# Directions:
Take each line of the records below that contains the string "What" and copy it.

[Opening Provided data section]

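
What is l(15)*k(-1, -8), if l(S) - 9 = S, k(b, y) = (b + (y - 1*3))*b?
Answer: 288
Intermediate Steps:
k(b, y) = b*(-3 + b + y) (k(b, y) = (b + (y - 3))*b = (b + (-3 + y))*b = (-3 + b + y)*b = b*(-3 + b + y))
l(S) = 9 + S
l(15)*k(-1, -8) = (9 + 15)*(-(-3 - 1 - 8)) = 24*(-1*(-12)) = 24*12 = 288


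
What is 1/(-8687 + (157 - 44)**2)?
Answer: 1/4082 ≈ 0.00024498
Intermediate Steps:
1/(-8687 + (157 - 44)**2) = 1/(-8687 + 113**2) = 1/(-8687 + 12769) = 1/4082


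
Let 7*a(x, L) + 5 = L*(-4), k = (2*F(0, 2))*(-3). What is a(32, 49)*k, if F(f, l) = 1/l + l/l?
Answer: 1809/7 ≈ 258.43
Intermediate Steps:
F(f, l) = 1 + 1/l (F(f, l) = 1/l + 1 = 1 + 1/l)
k = -9 (k = (2*((1 + 2)/2))*(-3) = (2*((½)*3))*(-3) = (2*(3/2))*(-3) = 3*(-3) = -9)
a(x, L) = -5/7 - 4*L/7 (a(x, L) = -5/7 + (L*(-4))/7 = -5/7 + (-4*L)/7 = -5/7 - 4*L/7)
a(32, 49)*k = (-5/7 - 4/7*49)*(-9) = (-5/7 - 28)*(-9) = -201/7*(-9) = 1809/7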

[Closing Provided data section]

# Task response:
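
What is l(15)*k(-1, -8), if l(S) - 9 = S, k(b, y) = (b + (y - 1*3))*b?
What is 1/(-8687 + (157 - 44)**2)?
Let 7*a(x, L) + 5 = L*(-4), k = (2*F(0, 2))*(-3). What is a(32, 49)*k, if F(f, l) = 1/l + l/l?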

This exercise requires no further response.